** Records for this exercise follows **
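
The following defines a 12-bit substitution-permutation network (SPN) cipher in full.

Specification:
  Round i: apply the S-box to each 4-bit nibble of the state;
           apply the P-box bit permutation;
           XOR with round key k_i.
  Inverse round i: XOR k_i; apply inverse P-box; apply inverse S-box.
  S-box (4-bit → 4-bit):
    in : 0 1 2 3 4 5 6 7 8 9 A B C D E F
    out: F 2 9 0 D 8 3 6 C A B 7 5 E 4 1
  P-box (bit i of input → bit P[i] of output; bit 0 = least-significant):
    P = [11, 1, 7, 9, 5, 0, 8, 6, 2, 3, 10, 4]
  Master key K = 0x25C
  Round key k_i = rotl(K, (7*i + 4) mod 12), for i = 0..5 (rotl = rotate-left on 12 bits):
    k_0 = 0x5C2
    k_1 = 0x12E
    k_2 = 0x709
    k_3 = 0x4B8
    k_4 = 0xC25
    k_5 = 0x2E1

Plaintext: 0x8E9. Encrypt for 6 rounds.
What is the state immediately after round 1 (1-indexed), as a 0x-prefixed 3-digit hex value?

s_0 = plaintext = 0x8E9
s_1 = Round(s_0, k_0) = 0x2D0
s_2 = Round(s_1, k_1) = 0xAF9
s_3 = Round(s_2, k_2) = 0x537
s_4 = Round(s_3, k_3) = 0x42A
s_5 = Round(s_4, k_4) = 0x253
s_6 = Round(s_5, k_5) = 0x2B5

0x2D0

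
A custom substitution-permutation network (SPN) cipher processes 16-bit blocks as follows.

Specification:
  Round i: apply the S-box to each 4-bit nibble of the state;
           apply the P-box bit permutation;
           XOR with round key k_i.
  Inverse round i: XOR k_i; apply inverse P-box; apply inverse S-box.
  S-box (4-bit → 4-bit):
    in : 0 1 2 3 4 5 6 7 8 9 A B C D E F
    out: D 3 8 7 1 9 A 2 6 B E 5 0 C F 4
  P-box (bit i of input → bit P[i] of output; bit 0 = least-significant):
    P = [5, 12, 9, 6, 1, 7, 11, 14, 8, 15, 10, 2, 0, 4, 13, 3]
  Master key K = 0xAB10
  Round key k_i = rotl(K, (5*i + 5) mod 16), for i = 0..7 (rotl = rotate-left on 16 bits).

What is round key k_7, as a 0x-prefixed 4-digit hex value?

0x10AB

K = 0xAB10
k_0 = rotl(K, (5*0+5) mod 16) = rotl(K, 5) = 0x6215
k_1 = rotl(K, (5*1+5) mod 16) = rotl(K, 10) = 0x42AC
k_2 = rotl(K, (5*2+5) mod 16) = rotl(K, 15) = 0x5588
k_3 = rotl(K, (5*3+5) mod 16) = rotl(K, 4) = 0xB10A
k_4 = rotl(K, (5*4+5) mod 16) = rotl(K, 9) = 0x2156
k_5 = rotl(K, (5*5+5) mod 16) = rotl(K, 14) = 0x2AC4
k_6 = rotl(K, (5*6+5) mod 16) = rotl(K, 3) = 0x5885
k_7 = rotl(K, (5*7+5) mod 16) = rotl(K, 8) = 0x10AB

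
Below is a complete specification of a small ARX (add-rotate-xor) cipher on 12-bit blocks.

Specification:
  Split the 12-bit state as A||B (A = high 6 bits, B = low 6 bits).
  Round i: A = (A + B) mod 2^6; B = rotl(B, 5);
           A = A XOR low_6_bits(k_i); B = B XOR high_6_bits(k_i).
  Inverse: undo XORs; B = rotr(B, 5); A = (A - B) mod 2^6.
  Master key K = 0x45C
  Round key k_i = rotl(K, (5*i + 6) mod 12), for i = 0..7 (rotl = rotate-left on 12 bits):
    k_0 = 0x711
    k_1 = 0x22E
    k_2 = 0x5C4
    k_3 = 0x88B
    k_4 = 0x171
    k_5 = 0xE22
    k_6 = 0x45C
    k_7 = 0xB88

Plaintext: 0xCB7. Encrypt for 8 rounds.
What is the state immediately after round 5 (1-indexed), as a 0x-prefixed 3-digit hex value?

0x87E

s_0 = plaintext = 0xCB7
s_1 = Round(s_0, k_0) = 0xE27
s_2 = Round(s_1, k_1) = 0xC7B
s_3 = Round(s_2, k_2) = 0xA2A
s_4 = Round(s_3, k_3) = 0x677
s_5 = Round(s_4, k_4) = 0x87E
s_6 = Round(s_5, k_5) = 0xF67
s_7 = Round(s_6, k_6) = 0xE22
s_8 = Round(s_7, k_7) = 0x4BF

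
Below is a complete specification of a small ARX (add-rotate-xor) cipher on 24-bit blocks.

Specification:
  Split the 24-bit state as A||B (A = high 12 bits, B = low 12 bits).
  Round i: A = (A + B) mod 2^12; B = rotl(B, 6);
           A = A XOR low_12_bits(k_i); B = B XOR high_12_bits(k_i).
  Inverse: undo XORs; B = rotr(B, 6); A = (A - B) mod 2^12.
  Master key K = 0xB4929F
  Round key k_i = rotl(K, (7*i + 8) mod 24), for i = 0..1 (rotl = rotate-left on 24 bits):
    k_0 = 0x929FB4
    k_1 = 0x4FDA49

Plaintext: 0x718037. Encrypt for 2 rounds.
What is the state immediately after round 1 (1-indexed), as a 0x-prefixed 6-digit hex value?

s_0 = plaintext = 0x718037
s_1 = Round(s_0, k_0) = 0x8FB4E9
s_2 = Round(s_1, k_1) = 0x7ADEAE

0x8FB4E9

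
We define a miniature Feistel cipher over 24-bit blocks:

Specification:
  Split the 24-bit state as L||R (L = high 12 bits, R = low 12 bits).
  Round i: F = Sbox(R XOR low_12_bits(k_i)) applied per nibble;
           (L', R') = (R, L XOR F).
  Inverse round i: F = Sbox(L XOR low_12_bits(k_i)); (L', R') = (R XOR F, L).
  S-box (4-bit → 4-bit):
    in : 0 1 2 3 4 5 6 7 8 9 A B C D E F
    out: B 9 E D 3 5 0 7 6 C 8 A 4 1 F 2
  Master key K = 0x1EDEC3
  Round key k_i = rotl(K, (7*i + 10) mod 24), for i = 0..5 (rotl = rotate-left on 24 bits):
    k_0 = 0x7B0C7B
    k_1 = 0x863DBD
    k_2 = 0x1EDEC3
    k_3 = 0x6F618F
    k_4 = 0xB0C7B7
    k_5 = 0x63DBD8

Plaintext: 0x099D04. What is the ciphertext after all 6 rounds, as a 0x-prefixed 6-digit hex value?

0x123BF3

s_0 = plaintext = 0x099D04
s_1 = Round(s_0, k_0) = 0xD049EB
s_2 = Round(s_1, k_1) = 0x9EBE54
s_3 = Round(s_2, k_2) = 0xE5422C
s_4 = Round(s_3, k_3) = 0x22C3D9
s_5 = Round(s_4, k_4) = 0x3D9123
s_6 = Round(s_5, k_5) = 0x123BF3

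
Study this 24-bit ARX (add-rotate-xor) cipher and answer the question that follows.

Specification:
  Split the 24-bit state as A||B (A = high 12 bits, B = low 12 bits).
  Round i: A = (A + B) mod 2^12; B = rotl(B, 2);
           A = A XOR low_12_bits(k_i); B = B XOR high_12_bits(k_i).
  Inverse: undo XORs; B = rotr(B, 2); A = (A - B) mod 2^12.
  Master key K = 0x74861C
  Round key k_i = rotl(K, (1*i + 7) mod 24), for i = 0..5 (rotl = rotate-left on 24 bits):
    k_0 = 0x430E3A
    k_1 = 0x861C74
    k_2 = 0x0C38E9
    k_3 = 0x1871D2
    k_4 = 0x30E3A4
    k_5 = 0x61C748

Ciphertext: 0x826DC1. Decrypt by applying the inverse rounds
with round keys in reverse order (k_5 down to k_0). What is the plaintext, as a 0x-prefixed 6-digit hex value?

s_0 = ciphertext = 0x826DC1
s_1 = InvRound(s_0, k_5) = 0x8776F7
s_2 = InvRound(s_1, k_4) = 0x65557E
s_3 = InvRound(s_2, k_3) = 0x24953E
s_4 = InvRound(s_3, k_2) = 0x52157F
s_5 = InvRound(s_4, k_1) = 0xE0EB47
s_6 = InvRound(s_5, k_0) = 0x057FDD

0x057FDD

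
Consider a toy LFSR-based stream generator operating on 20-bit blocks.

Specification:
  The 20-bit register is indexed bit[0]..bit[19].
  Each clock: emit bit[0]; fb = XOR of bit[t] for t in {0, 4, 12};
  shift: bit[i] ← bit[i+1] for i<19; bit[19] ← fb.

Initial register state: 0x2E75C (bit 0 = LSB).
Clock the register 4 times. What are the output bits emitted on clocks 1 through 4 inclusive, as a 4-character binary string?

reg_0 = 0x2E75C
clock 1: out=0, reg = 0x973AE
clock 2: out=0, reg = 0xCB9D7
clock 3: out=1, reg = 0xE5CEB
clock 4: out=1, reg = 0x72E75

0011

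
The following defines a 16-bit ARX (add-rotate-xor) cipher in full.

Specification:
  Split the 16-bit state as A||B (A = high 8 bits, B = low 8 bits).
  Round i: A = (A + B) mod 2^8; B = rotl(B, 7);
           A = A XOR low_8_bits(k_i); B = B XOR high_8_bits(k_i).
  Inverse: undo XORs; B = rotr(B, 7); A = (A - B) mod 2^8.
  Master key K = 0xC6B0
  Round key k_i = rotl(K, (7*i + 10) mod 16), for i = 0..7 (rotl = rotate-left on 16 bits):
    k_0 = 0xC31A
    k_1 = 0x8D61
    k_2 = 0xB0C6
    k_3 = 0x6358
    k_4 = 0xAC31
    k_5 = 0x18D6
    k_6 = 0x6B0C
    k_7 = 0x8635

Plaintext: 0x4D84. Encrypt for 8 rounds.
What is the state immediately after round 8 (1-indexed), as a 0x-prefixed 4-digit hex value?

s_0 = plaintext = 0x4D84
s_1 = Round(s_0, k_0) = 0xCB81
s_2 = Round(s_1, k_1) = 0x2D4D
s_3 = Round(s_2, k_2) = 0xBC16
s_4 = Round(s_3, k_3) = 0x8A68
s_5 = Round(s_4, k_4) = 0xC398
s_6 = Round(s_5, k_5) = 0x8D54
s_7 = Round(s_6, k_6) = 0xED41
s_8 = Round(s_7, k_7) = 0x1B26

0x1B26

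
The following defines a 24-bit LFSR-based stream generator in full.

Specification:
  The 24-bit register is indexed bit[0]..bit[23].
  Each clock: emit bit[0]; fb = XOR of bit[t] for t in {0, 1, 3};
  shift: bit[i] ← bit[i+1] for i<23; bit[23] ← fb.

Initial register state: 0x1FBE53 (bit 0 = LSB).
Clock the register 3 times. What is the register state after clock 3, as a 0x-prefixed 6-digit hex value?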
** End of Records for this exercise **
** Work instructions **
Find every line of the data that includes the string "defines". Copy each of those lines.

** Result of this exercise **
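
The following defines a 12-bit substitution-permutation network (SPN) cipher in full.
The following defines a 16-bit ARX (add-rotate-xor) cipher in full.
The following defines a 24-bit LFSR-based stream generator in full.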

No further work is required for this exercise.